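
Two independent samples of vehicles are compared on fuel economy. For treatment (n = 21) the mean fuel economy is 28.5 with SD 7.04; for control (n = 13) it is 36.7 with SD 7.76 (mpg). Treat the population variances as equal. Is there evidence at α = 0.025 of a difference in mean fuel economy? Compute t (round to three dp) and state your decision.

t = -3.175; reject H0

Let group 1 = treatment, group 2 = control. H0: μ_1 = μ_2; H1: μ_1 ≠ μ_2 (two-sample pooled-variance t-test, two-sided).
s_p² = [(21−1)·7.04² + (13−1)·7.76²]/(21+13−2) = 53.5576
t = (28.5 − 36.7)/√[53.5576·(1/21 + 1/13)] = -3.175
df = n₁ + n₂ − 2 = 32
Two-sided p-value ≈ 0.003
Since p ≈ 0.003 < α = 0.025, reject H0; the data support H1.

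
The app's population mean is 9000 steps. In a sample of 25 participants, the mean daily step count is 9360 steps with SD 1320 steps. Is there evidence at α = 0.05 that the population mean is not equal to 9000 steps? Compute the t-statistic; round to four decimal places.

1.3636

H0: μ = 9000; H1: μ ≠ 9000 (one-sample t-test, two-sided).
t = (x̄ − μ₀)/(s/√n) = (9360 − 9000)/(1320/√25) = 1.3636
df = n − 1 = 24
Two-sided p-value ≈ 0.185
Since p ≈ 0.185 > α = 0.05, fail to reject H0; the evidence is not statistically significant.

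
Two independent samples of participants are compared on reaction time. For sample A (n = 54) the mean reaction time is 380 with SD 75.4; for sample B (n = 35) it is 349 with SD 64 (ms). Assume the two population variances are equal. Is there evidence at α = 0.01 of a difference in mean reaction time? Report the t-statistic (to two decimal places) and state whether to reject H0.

t = 2.01; fail to reject H0

Let group 1 = sample A, group 2 = sample B. H0: μ_1 = μ_2; H1: μ_1 ≠ μ_2 (two-sample pooled-variance t-test, two-sided).
s_p² = [(54−1)·75.4² + (35−1)·64²]/(54+35−2) = 5064.11
t = (380 − 349)/√[5064.11·(1/54 + 1/35)] = 2.01
df = n₁ + n₂ − 2 = 87
Two-sided p-value ≈ 0.048
Since p ≈ 0.048 > α = 0.01, fail to reject H0; the evidence is not statistically significant.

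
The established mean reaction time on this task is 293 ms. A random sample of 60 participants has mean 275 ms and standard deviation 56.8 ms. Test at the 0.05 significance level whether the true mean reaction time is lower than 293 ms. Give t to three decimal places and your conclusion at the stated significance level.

H0: μ = 293; H1: μ < 293 (one-sample t-test, left-tailed).
t = (x̄ − μ₀)/(s/√n) = (275 − 293)/(56.8/√60) = -2.455
df = n − 1 = 59
p-value = P(T ≤ -2.455) ≈ 0.009
Since p ≈ 0.009 < α = 0.05, reject H0; the data support H1.

t = -2.455; reject H0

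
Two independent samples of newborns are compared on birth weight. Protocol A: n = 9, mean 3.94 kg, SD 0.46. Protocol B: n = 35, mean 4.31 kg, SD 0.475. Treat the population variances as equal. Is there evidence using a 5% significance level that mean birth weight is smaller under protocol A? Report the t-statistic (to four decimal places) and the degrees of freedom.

t = -2.0966, df = 42

Let group 1 = protocol A, group 2 = protocol B. H0: μ_1 = μ_2; H1: μ_1 < μ_2 (two-sample pooled-variance t-test, left-tailed).
s_p² = [(9−1)·0.46² + (35−1)·0.475²]/(9+35−2) = 0.222954
t = (3.94 − 4.31)/√[0.222954·(1/9 + 1/35)] = -2.0966
df = n₁ + n₂ − 2 = 42
p-value = P(T ≤ -2.0966) ≈ 0.0210
Since p ≈ 0.0210 < α = 0.05, reject H0; the data support H1.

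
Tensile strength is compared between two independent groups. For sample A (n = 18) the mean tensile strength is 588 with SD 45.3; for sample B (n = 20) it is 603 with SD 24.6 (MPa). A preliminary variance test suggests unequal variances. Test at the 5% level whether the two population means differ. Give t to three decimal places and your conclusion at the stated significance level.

Let group 1 = sample A, group 2 = sample B. H0: μ_1 = μ_2; H1: μ_1 ≠ μ_2 (Welch's two-sample t-test, two-sided).
t = (x̄_1 − x̄_2)/√(s_1²/n_1 + s_2²/n_2) = (588 − 603)/√(45.3²/18 + 24.6²/20) = -1.249
Welch–Satterthwaite df ≈ 25.61
Two-sided p-value ≈ 0.2230
Since p ≈ 0.2230 > α = 0.05, fail to reject H0; the evidence is not statistically significant.

t = -1.249; fail to reject H0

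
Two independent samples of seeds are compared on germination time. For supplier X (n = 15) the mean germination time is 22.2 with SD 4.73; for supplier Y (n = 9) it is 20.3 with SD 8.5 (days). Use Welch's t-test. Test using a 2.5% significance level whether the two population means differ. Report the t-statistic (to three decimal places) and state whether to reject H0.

Let group 1 = supplier X, group 2 = supplier Y. H0: μ_1 = μ_2; H1: μ_1 ≠ μ_2 (Welch's two-sample t-test, two-sided).
t = (x̄_1 − x̄_2)/√(s_1²/n_1 + s_2²/n_2) = (22.2 − 20.3)/√(4.73²/15 + 8.5²/9) = 0.616
Welch–Satterthwaite df ≈ 11.03
Two-sided p-value ≈ 0.551
Since p ≈ 0.551 > α = 0.025, fail to reject H0; the evidence is not statistically significant.

t = 0.616; fail to reject H0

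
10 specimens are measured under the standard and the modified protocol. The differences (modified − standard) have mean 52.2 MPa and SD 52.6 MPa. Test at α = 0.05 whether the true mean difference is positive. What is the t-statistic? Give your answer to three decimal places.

3.138

H0: μ_d = 0; H1: μ_d > 0 (paired t-test on the differences, right-tailed).
t = d̄/(s_d/√n) = 52.2/(52.6/√10) = 3.138
df = n − 1 = 9
p-value = P(T ≥ 3.138) ≈ 0.0060
Since p ≈ 0.0060 < α = 0.05, reject H0; the data support H1.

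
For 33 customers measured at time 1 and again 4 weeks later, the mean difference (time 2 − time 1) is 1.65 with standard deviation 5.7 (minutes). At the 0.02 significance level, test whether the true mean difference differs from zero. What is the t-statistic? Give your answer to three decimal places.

H0: μ_d = 0; H1: μ_d ≠ 0 (paired t-test on the differences, two-sided).
t = d̄/(s_d/√n) = 1.65/(5.7/√33) = 1.663
df = n − 1 = 32
Two-sided p-value ≈ 0.106
Since p ≈ 0.106 > α = 0.02, fail to reject H0; the evidence is not statistically significant.

1.663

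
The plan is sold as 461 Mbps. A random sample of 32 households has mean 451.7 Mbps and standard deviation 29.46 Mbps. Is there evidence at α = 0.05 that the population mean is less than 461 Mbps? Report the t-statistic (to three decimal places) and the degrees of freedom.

t = -1.786, df = 31

H0: μ = 461; H1: μ < 461 (one-sample t-test, left-tailed).
t = (x̄ − μ₀)/(s/√n) = (451.7 − 461)/(29.46/√32) = -1.786
df = n − 1 = 31
p-value = P(T ≤ -1.786) ≈ 0.042
Since p ≈ 0.042 < α = 0.05, reject H0; the evidence is statistically significant.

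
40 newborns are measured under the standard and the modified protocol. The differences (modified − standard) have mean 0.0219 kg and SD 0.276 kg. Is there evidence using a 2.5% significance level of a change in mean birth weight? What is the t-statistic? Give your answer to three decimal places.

H0: μ_d = 0; H1: μ_d ≠ 0 (paired t-test on the differences, two-sided).
t = d̄/(s_d/√n) = 0.0219/(0.276/√40) = 0.502
df = n − 1 = 39
Two-sided p-value ≈ 0.619
Since p ≈ 0.619 > α = 0.025, fail to reject H0; the data do not provide sufficient evidence against H0.

0.502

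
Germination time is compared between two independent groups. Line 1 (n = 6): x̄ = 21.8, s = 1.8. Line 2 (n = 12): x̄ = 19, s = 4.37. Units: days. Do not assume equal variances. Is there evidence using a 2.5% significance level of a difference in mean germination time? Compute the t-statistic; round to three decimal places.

Let group 1 = line 1, group 2 = line 2. H0: μ_1 = μ_2; H1: μ_1 ≠ μ_2 (Welch's two-sample t-test, two-sided).
t = (x̄_1 − x̄_2)/√(s_1²/n_1 + s_2²/n_2) = (21.8 − 19)/√(1.8²/6 + 4.37²/12) = 1.918
Welch–Satterthwaite df ≈ 15.74
Two-sided p-value ≈ 0.0734
Since p ≈ 0.0734 > α = 0.025, fail to reject H0; the evidence is not statistically significant.

1.918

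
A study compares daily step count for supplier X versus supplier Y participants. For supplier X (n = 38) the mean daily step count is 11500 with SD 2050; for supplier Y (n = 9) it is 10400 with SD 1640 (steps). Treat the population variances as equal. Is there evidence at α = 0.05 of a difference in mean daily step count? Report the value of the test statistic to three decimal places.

1.496

Let group 1 = supplier X, group 2 = supplier Y. H0: μ_1 = μ_2; H1: μ_1 ≠ μ_2 (two-sample pooled-variance t-test, two-sided).
s_p² = [(38−1)·2050² + (9−1)·1640²]/(38+9−2) = 3933540
t = (11500 − 10400)/√[3933540·(1/38 + 1/9)] = 1.496
df = n₁ + n₂ − 2 = 45
Two-sided p-value ≈ 0.1416
Since p ≈ 0.1416 > α = 0.05, fail to reject H0; the data do not provide sufficient evidence against H0.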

TASK INSTRUCTIONS
Find the line that contains "Germination time is compared" in the data above. Reproduce it and every later line exactly, through the last one.

FINAL ANSWER
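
Germination time is compared between two independent groups. Line 1 (n = 6): x̄ = 21.8, s = 1.8. Line 2 (n = 12): x̄ = 19, s = 4.37. Units: days. Do not assume equal variances. Is there evidence using a 2.5% significance level of a difference in mean germination time? Compute the t-statistic; round to three decimal places.

Let group 1 = line 1, group 2 = line 2. H0: μ_1 = μ_2; H1: μ_1 ≠ μ_2 (Welch's two-sample t-test, two-sided).
t = (x̄_1 − x̄_2)/√(s_1²/n_1 + s_2²/n_2) = (21.8 − 19)/√(1.8²/6 + 4.37²/12) = 1.918
Welch–Satterthwaite df ≈ 15.74
Two-sided p-value ≈ 0.0734
Since p ≈ 0.0734 > α = 0.025, fail to reject H0; the evidence is not statistically significant.

1.918

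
A study compares daily step count for supplier X versus supplier Y participants. For supplier X (n = 38) the mean daily step count is 11500 with SD 2050; for supplier Y (n = 9) it is 10400 with SD 1640 (steps). Treat the population variances as equal. Is there evidence at α = 0.05 of a difference in mean daily step count? Report the value of the test statistic to three decimal places.

1.496

Let group 1 = supplier X, group 2 = supplier Y. H0: μ_1 = μ_2; H1: μ_1 ≠ μ_2 (two-sample pooled-variance t-test, two-sided).
s_p² = [(38−1)·2050² + (9−1)·1640²]/(38+9−2) = 3933540
t = (11500 − 10400)/√[3933540·(1/38 + 1/9)] = 1.496
df = n₁ + n₂ − 2 = 45
Two-sided p-value ≈ 0.1416
Since p ≈ 0.1416 > α = 0.05, fail to reject H0; the data do not provide sufficient evidence against H0.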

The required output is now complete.